**EXERCISE DIRECTIONS:** Across the entries that follow, work out the number of lines containing the string "What", and state it alone.
###
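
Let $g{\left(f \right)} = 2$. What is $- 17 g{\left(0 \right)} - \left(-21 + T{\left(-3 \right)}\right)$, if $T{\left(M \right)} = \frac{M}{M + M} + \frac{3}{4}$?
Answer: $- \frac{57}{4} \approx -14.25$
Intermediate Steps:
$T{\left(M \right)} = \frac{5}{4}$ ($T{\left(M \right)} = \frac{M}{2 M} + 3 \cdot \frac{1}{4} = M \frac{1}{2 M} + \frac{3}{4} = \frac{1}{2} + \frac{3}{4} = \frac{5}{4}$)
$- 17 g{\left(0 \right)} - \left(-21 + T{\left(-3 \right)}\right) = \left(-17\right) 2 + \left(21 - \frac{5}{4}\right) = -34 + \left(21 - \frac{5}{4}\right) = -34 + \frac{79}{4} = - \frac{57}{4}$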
###
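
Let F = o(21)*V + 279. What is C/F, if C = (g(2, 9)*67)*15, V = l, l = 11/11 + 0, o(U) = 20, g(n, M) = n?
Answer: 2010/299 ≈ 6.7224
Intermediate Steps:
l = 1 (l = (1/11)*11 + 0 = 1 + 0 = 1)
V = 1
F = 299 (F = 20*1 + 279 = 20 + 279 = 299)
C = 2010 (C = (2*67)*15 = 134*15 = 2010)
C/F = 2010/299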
###
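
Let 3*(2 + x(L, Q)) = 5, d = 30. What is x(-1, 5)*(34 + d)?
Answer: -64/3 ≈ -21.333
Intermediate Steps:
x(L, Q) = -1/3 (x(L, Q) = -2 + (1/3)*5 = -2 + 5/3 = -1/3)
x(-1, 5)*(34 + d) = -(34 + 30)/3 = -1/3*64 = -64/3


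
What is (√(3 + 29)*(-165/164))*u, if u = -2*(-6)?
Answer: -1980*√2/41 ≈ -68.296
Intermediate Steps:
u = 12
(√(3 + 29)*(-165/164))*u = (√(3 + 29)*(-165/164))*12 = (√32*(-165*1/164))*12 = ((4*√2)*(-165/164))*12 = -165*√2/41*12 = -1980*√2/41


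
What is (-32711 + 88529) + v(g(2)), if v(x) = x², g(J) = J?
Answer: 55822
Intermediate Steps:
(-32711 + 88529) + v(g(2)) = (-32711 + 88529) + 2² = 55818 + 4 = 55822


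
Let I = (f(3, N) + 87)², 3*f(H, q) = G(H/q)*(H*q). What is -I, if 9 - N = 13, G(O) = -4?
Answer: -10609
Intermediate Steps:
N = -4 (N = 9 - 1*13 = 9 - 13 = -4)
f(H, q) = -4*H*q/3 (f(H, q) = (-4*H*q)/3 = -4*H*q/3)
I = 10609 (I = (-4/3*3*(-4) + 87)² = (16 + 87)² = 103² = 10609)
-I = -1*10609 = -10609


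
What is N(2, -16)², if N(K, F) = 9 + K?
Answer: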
###
**EXPECTED OUTPUT:** 7